Required action =
I would like every record below transcribed exactly as it is.

:: Supplied records

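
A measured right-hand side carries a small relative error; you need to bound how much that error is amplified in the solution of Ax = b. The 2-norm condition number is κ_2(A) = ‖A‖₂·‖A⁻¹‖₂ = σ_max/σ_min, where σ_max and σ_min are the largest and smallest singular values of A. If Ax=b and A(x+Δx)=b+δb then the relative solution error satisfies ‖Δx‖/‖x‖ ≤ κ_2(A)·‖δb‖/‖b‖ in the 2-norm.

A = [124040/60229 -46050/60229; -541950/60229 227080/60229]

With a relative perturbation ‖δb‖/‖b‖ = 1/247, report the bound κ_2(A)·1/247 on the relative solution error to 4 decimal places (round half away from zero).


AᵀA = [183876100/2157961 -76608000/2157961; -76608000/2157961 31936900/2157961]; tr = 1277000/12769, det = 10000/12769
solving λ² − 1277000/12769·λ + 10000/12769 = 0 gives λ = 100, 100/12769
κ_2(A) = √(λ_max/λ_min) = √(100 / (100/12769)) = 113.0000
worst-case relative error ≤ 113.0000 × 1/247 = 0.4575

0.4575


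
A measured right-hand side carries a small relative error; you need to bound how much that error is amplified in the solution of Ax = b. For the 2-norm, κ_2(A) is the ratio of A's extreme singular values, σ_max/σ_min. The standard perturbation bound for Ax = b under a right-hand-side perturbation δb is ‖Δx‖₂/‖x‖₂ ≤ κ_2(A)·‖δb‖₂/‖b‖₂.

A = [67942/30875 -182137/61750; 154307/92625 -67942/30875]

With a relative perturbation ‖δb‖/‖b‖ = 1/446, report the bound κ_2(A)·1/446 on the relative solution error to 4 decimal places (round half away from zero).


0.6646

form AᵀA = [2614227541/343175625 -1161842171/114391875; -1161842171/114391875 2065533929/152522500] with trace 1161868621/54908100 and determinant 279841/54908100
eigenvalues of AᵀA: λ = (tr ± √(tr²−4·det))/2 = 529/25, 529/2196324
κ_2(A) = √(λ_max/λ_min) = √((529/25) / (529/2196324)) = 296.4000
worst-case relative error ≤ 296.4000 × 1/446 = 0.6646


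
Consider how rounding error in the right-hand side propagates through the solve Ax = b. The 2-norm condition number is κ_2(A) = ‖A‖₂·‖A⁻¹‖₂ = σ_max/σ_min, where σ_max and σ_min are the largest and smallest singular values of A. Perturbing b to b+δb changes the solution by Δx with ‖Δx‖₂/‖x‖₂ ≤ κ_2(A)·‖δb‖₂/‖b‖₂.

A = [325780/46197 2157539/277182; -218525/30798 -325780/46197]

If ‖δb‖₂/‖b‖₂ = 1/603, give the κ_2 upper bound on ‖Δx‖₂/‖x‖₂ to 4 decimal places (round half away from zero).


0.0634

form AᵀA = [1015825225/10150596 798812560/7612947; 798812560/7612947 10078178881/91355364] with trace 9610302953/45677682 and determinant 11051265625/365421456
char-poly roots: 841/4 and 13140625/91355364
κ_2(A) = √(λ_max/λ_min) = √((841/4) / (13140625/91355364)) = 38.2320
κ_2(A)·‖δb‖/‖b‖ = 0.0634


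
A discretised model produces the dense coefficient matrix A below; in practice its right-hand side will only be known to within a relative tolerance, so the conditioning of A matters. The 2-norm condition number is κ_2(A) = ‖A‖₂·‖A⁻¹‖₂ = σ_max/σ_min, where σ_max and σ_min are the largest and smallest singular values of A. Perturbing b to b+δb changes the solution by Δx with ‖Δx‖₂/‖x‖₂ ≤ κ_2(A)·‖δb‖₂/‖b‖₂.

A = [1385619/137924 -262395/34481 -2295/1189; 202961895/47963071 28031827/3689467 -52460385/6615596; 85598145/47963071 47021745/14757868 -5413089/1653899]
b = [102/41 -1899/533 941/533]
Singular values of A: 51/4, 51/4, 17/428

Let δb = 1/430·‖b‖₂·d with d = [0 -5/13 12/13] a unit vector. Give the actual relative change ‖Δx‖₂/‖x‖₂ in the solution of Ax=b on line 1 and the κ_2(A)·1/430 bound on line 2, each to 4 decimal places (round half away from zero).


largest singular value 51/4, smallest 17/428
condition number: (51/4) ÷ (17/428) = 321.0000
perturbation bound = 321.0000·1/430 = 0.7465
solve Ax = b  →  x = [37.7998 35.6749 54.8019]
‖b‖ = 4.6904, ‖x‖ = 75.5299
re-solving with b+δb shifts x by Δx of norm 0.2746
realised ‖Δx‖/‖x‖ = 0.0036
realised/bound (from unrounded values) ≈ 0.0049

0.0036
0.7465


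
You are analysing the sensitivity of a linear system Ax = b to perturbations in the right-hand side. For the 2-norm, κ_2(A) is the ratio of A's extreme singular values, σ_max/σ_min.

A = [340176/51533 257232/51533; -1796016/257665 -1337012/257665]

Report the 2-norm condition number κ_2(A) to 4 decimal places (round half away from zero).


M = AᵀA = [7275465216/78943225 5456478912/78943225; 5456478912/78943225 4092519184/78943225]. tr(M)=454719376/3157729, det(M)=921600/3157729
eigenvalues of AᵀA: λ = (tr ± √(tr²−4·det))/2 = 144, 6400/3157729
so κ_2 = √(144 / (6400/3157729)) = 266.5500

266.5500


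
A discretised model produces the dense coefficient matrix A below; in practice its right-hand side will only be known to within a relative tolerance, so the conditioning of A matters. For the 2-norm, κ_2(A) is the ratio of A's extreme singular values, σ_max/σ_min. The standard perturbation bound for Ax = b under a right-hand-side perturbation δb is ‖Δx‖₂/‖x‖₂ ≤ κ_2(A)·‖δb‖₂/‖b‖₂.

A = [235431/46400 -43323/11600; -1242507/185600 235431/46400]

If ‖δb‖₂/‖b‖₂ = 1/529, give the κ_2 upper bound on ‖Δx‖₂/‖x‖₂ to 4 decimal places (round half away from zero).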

::::

Exercise output =
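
A measured right-hand side carries a small relative error; you need to bound how much that error is amplified in the solution of Ax = b. The 2-norm condition number is κ_2(A) = ‖A‖₂·‖A⁻¹‖₂ = σ_max/σ_min, where σ_max and σ_min are the largest and smallest singular values of A. If Ax=b and A(x+Δx)=b+δb then the relative solution error satisfies ‖Δx‖/‖x‖ ≤ κ_2(A)·‖δb‖/‖b‖ in the 2-norm.

A = [124040/60229 -46050/60229; -541950/60229 227080/60229]

With a relative perturbation ‖δb‖/‖b‖ = 1/247, report the bound κ_2(A)·1/247 on the relative solution error to 4 decimal places (round half away from zero).


AᵀA = [183876100/2157961 -76608000/2157961; -76608000/2157961 31936900/2157961]; tr = 1277000/12769, det = 10000/12769
solving λ² − 1277000/12769·λ + 10000/12769 = 0 gives λ = 100, 100/12769
κ_2(A) = √(λ_max/λ_min) = √(100 / (100/12769)) = 113.0000
worst-case relative error ≤ 113.0000 × 1/247 = 0.4575

0.4575


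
A measured right-hand side carries a small relative error; you need to bound how much that error is amplified in the solution of Ax = b. For the 2-norm, κ_2(A) is the ratio of A's extreme singular values, σ_max/σ_min. The standard perturbation bound for Ax = b under a right-hand-side perturbation δb is ‖Δx‖₂/‖x‖₂ ≤ κ_2(A)·‖δb‖₂/‖b‖₂.

A = [67942/30875 -182137/61750; 154307/92625 -67942/30875]

With a relative perturbation ‖δb‖/‖b‖ = 1/446, report the bound κ_2(A)·1/446 on the relative solution error to 4 decimal places (round half away from zero).


0.6646

form AᵀA = [2614227541/343175625 -1161842171/114391875; -1161842171/114391875 2065533929/152522500] with trace 1161868621/54908100 and determinant 279841/54908100
eigenvalues of AᵀA: λ = (tr ± √(tr²−4·det))/2 = 529/25, 529/2196324
κ_2(A) = √(λ_max/λ_min) = √((529/25) / (529/2196324)) = 296.4000
worst-case relative error ≤ 296.4000 × 1/446 = 0.6646


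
Consider how rounding error in the right-hand side propagates through the solve Ax = b. The 2-norm condition number is κ_2(A) = ‖A‖₂·‖A⁻¹‖₂ = σ_max/σ_min, where σ_max and σ_min are the largest and smallest singular values of A. Perturbing b to b+δb changes the solution by Δx with ‖Δx‖₂/‖x‖₂ ≤ κ_2(A)·‖δb‖₂/‖b‖₂.

A = [325780/46197 2157539/277182; -218525/30798 -325780/46197]

If ‖δb‖₂/‖b‖₂ = 1/603, give the κ_2 upper bound on ‖Δx‖₂/‖x‖₂ to 4 decimal places (round half away from zero).


0.0634

form AᵀA = [1015825225/10150596 798812560/7612947; 798812560/7612947 10078178881/91355364] with trace 9610302953/45677682 and determinant 11051265625/365421456
char-poly roots: 841/4 and 13140625/91355364
κ_2(A) = √(λ_max/λ_min) = √((841/4) / (13140625/91355364)) = 38.2320
κ_2(A)·‖δb‖/‖b‖ = 0.0634


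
A discretised model produces the dense coefficient matrix A below; in practice its right-hand side will only be known to within a relative tolerance, so the conditioning of A matters. The 2-norm condition number is κ_2(A) = ‖A‖₂·‖A⁻¹‖₂ = σ_max/σ_min, where σ_max and σ_min are the largest and smallest singular values of A. Perturbing b to b+δb changes the solution by Δx with ‖Δx‖₂/‖x‖₂ ≤ κ_2(A)·‖δb‖₂/‖b‖₂.

A = [1385619/137924 -262395/34481 -2295/1189; 202961895/47963071 28031827/3689467 -52460385/6615596; 85598145/47963071 47021745/14757868 -5413089/1653899]
b = [102/41 -1899/533 941/533]
Singular values of A: 51/4, 51/4, 17/428

Let δb = 1/430·‖b‖₂·d with d = [0 -5/13 12/13] a unit vector. Give the actual relative change ‖Δx‖₂/‖x‖₂ in the solution of Ax=b on line 1 and the κ_2(A)·1/430 bound on line 2, each to 4 decimal places (round half away from zero).


largest singular value 51/4, smallest 17/428
condition number: (51/4) ÷ (17/428) = 321.0000
perturbation bound = 321.0000·1/430 = 0.7465
solve Ax = b  →  x = [37.7998 35.6749 54.8019]
‖b‖ = 4.6904, ‖x‖ = 75.5299
re-solving with b+δb shifts x by Δx of norm 0.2746
realised ‖Δx‖/‖x‖ = 0.0036
realised/bound (from unrounded values) ≈ 0.0049

0.0036
0.7465


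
You are analysing the sensitivity of a linear system Ax = b to perturbations in the right-hand side. For the 2-norm, κ_2(A) is the ratio of A's extreme singular values, σ_max/σ_min.

A = [340176/51533 257232/51533; -1796016/257665 -1337012/257665]

Report the 2-norm condition number κ_2(A) to 4 decimal places (round half away from zero).


M = AᵀA = [7275465216/78943225 5456478912/78943225; 5456478912/78943225 4092519184/78943225]. tr(M)=454719376/3157729, det(M)=921600/3157729
eigenvalues of AᵀA: λ = (tr ± √(tr²−4·det))/2 = 144, 6400/3157729
so κ_2 = √(144 / (6400/3157729)) = 266.5500

266.5500


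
A discretised model produces the dense coefficient matrix A below; in practice its right-hand side will only be known to within a relative tolerance, so the conditioning of A matters. For the 2-norm, κ_2(A) is the ratio of A's extreme singular values, σ_max/σ_min. The standard perturbation bound for Ax = b under a right-hand-side perturbation δb is ‖Δx‖₂/‖x‖₂ ≤ κ_2(A)·‖δb‖₂/‖b‖₂.

A = [235431/46400 -43323/11600; -1242507/185600 235431/46400]

If ‖δb‖₂/‖b‖₂ = 1/529, give the κ_2 upper bound on ‖Δx‖₂/‖x‖₂ to 4 decimal places (round half away from zero).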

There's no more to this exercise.